# Aim of the task:
Establish how many lines of the material below contain the string "entries". Return that number by itself.

# Task material:
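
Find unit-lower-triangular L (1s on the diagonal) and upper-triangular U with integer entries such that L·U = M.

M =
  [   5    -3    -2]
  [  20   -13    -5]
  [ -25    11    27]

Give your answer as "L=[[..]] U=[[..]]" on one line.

  r1 -= 4·r0 → [0,-1,3]
  r2 -= -5·r0 → [0,-4,17]
  r2 -= 4·r1 → [0,0,5]

L=[[1,0,0],[4,1,0],[-5,4,1]] U=[[5,-3,-2],[0,-1,3],[0,0,5]]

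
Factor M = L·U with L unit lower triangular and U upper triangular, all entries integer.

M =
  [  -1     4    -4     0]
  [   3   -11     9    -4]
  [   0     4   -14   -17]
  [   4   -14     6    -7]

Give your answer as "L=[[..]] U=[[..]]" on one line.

L=[[1,0,0,0],[-3,1,0,0],[0,4,1,0],[-4,2,2,1]] U=[[-1,4,-4,0],[0,1,-3,-4],[0,0,-2,-1],[0,0,0,3]]

  r1 -= -3·r0 → [0,1,-3,-4]
  r2 -= 0·r0 → [0,4,-14,-17]
  r3 -= -4·r0 → [0,2,-10,-7]
  r2 -= 4·r1 → [0,0,-2,-1]
  r3 -= 2·r1 → [0,0,-4,1]
  r3 -= 2·r2 → [0,0,0,3]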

# Response to this task:
2